GIVEN INFORMATION =
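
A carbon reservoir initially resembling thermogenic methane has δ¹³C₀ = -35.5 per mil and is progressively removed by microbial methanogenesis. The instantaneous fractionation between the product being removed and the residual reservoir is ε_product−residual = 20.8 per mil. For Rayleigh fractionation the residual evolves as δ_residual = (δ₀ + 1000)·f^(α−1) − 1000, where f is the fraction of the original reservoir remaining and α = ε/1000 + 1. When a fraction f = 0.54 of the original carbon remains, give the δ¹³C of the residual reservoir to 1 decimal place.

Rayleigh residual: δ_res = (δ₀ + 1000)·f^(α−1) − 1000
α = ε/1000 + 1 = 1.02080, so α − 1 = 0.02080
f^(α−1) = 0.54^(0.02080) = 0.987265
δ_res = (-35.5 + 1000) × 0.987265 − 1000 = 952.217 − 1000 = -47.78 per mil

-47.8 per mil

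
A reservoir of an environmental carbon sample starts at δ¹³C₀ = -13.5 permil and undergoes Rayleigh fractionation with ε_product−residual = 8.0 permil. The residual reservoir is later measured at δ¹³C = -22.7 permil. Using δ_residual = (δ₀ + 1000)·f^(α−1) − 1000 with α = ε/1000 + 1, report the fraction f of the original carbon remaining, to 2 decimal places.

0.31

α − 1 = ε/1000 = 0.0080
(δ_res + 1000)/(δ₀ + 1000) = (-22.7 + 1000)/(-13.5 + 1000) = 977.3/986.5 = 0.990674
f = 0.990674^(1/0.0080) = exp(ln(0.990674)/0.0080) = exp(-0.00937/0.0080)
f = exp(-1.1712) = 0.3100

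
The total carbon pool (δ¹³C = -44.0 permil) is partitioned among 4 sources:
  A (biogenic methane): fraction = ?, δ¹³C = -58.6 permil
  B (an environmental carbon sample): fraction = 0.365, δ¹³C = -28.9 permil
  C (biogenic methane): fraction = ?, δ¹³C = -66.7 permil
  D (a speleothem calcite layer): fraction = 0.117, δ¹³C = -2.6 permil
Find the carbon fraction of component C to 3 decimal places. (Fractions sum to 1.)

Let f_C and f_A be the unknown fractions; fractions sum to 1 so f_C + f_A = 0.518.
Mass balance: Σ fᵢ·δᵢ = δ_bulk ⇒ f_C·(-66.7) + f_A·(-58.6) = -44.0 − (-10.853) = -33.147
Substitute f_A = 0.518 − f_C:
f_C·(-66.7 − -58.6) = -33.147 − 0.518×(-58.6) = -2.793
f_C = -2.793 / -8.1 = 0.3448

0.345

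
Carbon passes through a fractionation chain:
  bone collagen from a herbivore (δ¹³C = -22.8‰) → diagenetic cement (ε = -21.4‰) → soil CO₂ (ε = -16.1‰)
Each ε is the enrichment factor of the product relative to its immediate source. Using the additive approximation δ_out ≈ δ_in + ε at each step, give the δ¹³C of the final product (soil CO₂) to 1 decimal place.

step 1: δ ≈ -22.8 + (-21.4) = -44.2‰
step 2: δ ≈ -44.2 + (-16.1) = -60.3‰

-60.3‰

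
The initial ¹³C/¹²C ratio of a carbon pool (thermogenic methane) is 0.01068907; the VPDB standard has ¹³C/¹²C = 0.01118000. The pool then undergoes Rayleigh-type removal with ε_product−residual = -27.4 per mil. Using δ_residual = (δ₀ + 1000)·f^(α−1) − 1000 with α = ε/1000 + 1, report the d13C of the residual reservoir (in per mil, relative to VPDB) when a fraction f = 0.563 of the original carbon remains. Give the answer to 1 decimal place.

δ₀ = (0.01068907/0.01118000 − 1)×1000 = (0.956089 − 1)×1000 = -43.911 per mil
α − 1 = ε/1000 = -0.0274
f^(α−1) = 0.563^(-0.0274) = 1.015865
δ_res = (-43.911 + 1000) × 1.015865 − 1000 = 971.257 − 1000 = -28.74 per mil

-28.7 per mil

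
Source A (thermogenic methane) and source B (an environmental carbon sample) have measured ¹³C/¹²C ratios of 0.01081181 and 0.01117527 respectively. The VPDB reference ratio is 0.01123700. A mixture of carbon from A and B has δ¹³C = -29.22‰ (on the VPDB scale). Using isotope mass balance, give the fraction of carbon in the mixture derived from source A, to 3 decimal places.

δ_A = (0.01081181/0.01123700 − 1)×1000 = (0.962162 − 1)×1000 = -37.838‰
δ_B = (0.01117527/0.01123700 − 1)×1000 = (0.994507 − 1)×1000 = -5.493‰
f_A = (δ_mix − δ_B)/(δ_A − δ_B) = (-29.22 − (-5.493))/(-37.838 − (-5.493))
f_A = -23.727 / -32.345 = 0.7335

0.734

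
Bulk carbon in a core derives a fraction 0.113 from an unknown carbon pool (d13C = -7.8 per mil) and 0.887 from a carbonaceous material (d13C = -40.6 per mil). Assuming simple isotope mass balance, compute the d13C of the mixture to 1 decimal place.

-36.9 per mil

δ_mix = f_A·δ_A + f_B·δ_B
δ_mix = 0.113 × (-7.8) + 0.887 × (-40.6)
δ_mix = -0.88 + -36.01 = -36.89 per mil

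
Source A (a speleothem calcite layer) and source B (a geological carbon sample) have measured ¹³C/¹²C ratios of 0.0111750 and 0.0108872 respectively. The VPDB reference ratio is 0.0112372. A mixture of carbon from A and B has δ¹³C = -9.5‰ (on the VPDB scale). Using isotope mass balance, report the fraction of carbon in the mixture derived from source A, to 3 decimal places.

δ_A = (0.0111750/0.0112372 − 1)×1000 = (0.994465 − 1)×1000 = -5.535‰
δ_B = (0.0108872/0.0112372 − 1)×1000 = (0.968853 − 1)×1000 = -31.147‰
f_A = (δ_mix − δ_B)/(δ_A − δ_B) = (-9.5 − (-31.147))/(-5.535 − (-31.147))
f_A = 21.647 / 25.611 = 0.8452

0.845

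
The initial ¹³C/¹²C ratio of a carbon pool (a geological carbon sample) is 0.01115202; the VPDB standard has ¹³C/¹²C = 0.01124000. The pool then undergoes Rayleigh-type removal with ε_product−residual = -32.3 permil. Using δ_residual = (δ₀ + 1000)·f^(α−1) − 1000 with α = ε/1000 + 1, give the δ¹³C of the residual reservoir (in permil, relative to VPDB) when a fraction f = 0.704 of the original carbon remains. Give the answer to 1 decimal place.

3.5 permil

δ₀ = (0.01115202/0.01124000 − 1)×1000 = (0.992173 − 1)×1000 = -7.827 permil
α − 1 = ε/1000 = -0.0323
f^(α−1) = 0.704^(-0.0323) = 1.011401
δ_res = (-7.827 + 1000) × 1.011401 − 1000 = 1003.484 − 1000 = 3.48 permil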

---

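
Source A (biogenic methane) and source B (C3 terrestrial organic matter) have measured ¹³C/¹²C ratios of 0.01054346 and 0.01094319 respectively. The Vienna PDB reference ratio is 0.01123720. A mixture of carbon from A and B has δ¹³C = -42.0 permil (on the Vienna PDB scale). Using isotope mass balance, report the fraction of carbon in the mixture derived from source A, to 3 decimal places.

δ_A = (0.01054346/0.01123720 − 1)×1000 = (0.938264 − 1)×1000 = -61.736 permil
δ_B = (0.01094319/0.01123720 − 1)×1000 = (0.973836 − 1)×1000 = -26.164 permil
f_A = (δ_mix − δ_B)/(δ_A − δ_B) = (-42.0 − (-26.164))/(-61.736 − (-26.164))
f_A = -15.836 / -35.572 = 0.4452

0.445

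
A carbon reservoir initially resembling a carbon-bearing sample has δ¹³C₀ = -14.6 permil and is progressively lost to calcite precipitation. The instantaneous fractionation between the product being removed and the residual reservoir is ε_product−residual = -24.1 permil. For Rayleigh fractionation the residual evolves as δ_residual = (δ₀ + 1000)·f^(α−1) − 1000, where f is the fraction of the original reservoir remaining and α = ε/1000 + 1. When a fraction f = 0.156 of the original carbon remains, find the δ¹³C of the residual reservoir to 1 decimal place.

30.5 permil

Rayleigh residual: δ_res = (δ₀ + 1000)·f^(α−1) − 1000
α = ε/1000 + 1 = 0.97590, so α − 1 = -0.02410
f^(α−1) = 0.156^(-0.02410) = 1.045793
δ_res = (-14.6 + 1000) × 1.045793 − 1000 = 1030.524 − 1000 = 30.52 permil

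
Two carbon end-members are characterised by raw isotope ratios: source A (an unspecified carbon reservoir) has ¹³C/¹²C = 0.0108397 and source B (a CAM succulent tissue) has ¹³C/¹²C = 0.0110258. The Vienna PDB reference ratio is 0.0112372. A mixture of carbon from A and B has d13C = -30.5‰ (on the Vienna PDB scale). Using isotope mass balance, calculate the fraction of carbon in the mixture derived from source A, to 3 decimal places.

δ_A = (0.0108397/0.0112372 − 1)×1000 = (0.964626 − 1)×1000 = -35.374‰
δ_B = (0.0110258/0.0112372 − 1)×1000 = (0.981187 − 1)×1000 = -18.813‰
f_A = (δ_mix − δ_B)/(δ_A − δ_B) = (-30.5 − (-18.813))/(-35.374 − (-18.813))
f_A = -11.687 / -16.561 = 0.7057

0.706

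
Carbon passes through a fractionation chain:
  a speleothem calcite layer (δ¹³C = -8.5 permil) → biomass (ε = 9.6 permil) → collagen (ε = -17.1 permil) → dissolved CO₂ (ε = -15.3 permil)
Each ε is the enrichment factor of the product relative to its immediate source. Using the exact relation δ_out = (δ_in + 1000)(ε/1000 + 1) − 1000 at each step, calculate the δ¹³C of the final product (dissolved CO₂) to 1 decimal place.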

WHAT TO PRODUCE = The lines above that hold the word "collagen" are the ones to copy.

EXERCISE RESULT =
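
  bone collagen from a herbivore (δ¹³C = -22.8‰) → diagenetic cement (ε = -21.4‰) → soil CO₂ (ε = -16.1‰)
  a speleothem calcite layer (δ¹³C = -8.5 permil) → biomass (ε = 9.6 permil) → collagen (ε = -17.1 permil) → dissolved CO₂ (ε = -15.3 permil)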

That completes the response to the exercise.